RECORDS SUPPLIED: Begin
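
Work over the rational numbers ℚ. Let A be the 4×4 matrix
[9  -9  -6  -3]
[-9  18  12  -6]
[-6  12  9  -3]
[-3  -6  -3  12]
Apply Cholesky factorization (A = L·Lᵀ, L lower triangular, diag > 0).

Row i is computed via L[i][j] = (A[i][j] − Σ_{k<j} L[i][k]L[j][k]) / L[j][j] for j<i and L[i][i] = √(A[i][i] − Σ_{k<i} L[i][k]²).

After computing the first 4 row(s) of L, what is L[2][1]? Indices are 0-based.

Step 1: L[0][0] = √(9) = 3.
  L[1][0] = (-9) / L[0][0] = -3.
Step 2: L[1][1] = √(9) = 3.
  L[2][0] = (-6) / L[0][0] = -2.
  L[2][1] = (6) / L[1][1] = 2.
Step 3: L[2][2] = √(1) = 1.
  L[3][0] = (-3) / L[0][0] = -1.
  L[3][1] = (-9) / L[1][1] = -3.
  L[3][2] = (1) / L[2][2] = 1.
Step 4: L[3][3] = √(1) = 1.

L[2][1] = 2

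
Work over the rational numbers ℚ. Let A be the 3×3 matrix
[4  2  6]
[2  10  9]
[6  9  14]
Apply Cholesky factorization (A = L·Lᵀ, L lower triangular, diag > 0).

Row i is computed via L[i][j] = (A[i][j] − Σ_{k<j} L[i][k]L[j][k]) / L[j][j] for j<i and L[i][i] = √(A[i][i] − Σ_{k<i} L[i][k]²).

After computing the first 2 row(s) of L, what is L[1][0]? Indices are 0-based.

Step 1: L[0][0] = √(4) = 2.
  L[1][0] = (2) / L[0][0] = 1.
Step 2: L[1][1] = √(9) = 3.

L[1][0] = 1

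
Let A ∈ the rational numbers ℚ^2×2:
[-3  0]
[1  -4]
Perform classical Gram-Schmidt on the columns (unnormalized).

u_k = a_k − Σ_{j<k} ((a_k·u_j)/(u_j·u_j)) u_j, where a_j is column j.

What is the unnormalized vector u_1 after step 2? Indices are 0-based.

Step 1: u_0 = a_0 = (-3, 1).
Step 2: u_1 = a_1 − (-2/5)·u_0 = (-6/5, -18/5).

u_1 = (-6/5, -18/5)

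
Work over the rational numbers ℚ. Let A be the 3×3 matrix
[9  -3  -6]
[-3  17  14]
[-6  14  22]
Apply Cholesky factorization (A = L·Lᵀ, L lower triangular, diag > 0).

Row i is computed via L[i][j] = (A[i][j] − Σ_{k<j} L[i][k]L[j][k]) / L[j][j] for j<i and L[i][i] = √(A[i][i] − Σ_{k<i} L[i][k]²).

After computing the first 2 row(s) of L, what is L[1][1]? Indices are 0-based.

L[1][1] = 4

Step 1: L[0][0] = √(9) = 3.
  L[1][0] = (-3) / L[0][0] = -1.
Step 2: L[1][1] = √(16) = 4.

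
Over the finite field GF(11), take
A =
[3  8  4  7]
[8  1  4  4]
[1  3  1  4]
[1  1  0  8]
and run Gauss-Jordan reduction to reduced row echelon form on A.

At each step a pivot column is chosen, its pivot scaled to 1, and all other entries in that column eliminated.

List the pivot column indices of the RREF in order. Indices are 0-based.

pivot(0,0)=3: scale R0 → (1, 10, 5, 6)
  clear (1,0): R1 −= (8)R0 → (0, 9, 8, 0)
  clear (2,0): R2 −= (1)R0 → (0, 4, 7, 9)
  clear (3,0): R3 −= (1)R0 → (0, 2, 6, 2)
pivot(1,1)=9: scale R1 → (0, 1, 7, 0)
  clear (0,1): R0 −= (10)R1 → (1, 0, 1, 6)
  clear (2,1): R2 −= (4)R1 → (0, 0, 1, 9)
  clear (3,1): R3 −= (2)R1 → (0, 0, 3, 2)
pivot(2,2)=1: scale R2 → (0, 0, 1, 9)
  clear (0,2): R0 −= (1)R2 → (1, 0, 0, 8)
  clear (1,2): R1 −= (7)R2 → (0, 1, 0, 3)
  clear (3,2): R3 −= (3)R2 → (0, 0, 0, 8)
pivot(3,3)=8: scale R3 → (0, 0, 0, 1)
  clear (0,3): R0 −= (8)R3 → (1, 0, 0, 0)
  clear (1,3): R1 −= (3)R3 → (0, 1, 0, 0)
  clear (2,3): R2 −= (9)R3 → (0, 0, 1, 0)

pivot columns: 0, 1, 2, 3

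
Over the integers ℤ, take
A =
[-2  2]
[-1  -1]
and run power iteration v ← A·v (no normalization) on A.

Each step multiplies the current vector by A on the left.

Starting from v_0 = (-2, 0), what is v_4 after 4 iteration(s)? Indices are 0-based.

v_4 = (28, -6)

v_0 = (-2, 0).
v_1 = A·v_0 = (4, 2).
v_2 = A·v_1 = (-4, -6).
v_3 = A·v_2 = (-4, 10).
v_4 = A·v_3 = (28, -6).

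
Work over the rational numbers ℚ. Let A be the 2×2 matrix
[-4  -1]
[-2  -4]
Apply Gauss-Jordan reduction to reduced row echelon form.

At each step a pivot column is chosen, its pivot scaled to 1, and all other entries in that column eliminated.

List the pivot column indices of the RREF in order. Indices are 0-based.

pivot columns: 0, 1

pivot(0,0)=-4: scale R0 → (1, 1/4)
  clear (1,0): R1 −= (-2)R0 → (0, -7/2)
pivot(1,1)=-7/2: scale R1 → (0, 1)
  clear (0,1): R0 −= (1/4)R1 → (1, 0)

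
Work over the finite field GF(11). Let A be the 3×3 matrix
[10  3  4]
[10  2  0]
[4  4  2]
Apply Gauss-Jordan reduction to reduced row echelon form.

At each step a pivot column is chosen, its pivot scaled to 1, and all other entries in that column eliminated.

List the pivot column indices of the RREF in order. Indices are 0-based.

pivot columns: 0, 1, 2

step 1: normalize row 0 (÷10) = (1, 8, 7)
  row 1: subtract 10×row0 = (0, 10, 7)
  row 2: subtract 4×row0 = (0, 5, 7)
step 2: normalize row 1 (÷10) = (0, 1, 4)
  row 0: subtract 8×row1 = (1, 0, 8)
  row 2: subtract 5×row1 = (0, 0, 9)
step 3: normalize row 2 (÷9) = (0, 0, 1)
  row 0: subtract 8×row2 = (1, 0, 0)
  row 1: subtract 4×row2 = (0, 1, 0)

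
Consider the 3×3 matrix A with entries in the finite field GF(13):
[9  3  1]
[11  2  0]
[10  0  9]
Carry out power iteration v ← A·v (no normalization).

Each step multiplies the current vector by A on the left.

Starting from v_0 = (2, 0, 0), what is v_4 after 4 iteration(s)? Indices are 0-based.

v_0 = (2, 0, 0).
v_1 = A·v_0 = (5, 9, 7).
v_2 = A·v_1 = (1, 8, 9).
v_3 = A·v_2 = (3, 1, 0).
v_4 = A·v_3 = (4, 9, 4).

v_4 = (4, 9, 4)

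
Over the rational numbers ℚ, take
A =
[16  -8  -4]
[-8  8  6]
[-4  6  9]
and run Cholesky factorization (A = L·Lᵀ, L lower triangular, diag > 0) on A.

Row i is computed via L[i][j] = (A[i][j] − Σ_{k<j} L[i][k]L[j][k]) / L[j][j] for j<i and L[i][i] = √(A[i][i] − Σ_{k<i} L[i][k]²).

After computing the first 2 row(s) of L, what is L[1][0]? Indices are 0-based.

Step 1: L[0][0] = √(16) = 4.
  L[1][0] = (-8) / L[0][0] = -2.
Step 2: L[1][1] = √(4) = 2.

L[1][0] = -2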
RECORDS SUPPLIED: End
** THE PROBLEM **
Lines with "Work" in them are what the answer must contain; copy each from the records above.

** RESULT **
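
Work over the rational numbers ℚ. Let A be the 4×4 matrix
Work over the rational numbers ℚ. Let A be the 3×3 matrix
Work over the rational numbers ℚ. Let A be the 3×3 matrix
Work over the rational numbers ℚ. Let A be the 2×2 matrix
Work over the finite field GF(11). Let A be the 3×3 matrix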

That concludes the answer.